Records from a collection
*** Block opens ***
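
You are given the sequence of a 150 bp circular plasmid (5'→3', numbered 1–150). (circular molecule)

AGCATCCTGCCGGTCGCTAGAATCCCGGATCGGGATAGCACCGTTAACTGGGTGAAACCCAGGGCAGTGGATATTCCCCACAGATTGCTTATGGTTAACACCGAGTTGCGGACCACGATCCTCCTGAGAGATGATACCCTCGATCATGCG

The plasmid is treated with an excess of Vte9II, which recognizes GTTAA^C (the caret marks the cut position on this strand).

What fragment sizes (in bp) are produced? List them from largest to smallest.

99, 51 bp

Vte9II sites (GTTAAC) start at positions 43, 94.
Vte9II cuts after base 5 of each site (before the last base), so after positions 47, 98.
Circular molecule, 2 cuts → 2 fragments:
  48–98 → 51 bp
  99–150 then 1–47 → 52 + 47 = 99 bp
Sorted largest to smallest: 99, 51 bp.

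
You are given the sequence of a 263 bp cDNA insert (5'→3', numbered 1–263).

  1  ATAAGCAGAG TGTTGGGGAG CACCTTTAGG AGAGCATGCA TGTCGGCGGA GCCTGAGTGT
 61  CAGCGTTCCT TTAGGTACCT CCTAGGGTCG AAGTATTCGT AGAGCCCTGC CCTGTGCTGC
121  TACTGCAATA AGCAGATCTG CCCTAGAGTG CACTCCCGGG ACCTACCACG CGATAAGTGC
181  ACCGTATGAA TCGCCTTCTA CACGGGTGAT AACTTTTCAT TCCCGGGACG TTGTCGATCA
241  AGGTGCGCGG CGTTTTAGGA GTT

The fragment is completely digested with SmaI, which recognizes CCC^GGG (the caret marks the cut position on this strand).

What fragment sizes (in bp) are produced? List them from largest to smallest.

157, 67, 39 bp

SmaI sites (CCCGGG) start at positions 155, 222.
SmaI cuts after base 3 of each site, so after positions 157, 224.
Linear molecule, 2 cuts → 3 fragments:
  1–157 → 157 bp
  158–224 → 67 bp
  225–263 → 39 bp
Sorted largest to smallest: 157, 67, 39 bp.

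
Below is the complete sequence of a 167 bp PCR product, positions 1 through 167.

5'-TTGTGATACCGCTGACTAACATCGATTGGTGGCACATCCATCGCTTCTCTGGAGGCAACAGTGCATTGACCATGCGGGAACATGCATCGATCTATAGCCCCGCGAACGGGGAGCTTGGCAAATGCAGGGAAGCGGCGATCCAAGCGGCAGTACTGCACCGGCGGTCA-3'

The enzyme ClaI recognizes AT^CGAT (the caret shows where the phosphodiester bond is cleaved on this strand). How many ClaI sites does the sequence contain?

ATCGAT occurs starting at positions 21, 86.
ClaI cuts at 2 sites.

2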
*** Block closes ***
Count the lines above with the string "given"; report only that figure.

WRITTEN RESPONSE ->
2